> _Exercise goal_
All of the data below should be written out exactly.

> _The data_
· · · ·

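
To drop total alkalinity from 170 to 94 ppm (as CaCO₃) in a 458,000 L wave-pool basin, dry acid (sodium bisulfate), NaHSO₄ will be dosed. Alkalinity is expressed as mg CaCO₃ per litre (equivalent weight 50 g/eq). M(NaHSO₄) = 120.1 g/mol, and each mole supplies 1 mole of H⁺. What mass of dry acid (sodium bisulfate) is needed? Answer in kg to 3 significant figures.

Alkalinity to neutralize: (170 − 94) = 76 mg/L as CaCO₃ × 458,000 L = 34,810 g as CaCO₃.
Equivalents of H⁺ required: 34,810 ÷ 50 g/eq = 696.2 eq = 696.2 mol NaHSO₄.
Mass of NaHSO₄: 696.2 × 120.1 = 83,610 g.

83.6 kg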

· · · ·

> _Task result_
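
To drop total alkalinity from 170 to 94 ppm (as CaCO₃) in a 458,000 L wave-pool basin, dry acid (sodium bisulfate), NaHSO₄ will be dosed. Alkalinity is expressed as mg CaCO₃ per litre (equivalent weight 50 g/eq). M(NaHSO₄) = 120.1 g/mol, and each mole supplies 1 mole of H⁺. What mass of dry acid (sodium bisulfate) is needed? Answer in kg to 3 significant figures.

Alkalinity to neutralize: (170 − 94) = 76 mg/L as CaCO₃ × 458,000 L = 34,810 g as CaCO₃.
Equivalents of H⁺ required: 34,810 ÷ 50 g/eq = 696.2 eq = 696.2 mol NaHSO₄.
Mass of NaHSO₄: 696.2 × 120.1 = 83,610 g.

83.6 kg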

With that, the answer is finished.